=== Instructions to follow ===
Find the lines in these entries that include the word "admissions" and state how many there are, with no other words.

=== Stored data ===

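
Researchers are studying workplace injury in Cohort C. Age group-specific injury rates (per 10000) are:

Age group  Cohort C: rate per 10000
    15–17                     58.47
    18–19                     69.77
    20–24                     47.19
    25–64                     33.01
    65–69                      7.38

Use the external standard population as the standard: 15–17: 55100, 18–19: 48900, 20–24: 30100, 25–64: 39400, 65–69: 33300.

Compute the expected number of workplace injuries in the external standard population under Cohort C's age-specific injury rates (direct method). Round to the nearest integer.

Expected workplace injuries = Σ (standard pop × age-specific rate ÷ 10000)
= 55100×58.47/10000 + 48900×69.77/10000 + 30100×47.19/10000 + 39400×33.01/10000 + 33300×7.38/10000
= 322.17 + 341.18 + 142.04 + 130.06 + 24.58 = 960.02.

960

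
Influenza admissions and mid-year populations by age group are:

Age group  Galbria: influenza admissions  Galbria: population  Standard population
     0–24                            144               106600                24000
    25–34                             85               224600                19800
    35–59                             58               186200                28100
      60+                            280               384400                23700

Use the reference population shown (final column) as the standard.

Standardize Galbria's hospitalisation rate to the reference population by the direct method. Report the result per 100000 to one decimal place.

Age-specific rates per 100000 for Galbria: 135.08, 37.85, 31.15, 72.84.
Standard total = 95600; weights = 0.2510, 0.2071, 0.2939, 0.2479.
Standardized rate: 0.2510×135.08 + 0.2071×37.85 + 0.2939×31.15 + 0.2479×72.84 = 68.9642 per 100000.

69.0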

=== Task solution ===
2